TASK TO CARRY OUT> All of the data below should be written out again exactly.

Saved entries:

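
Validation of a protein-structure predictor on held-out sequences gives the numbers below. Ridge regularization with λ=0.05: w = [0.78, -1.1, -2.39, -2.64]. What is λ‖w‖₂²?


‖w‖₂² = (0.78)² + (-1.1)² + (-2.39)² + (-2.64)²
     = 0.6084 + 1.21 + 5.7121 + 6.9696
     = 14.5001
λ·‖w‖₂² = 0.05·14.5001 = 0.725005

0.725005


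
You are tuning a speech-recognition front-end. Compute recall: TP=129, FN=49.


Recall = TP/(TP+FN)
= 129/(129+49)
= 129/178 = 72.47%

72.47%


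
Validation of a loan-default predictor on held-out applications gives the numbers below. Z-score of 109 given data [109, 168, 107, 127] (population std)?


μ = 127.75, σ = 24.5089
z = (109 - 127.75)/24.5089 = -0.765

-0.765


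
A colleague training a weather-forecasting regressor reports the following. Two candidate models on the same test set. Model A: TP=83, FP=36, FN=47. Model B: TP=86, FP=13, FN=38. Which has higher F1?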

ANSWER TO THE EXERCISE>
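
Validation of a protein-structure predictor on held-out sequences gives the numbers below. Ridge regularization with λ=0.05: w = [0.78, -1.1, -2.39, -2.64]. What is λ‖w‖₂²?


‖w‖₂² = (0.78)² + (-1.1)² + (-2.39)² + (-2.64)²
     = 0.6084 + 1.21 + 5.7121 + 6.9696
     = 14.5001
λ·‖w‖₂² = 0.05·14.5001 = 0.725005

0.725005


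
You are tuning a speech-recognition front-end. Compute recall: TP=129, FN=49.


Recall = TP/(TP+FN)
= 129/(129+49)
= 129/178 = 72.47%

72.47%


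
Validation of a loan-default predictor on held-out applications gives the numbers below. Z-score of 109 given data [109, 168, 107, 127] (population std)?


μ = 127.75, σ = 24.5089
z = (109 - 127.75)/24.5089 = -0.765

-0.765


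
A colleague training a weather-forecasting regressor reports the following. Two candidate models on the same test set. Model A: TP=83, FP=36, FN=47. Model B: TP=86, FP=13, FN=38. Which has higher F1?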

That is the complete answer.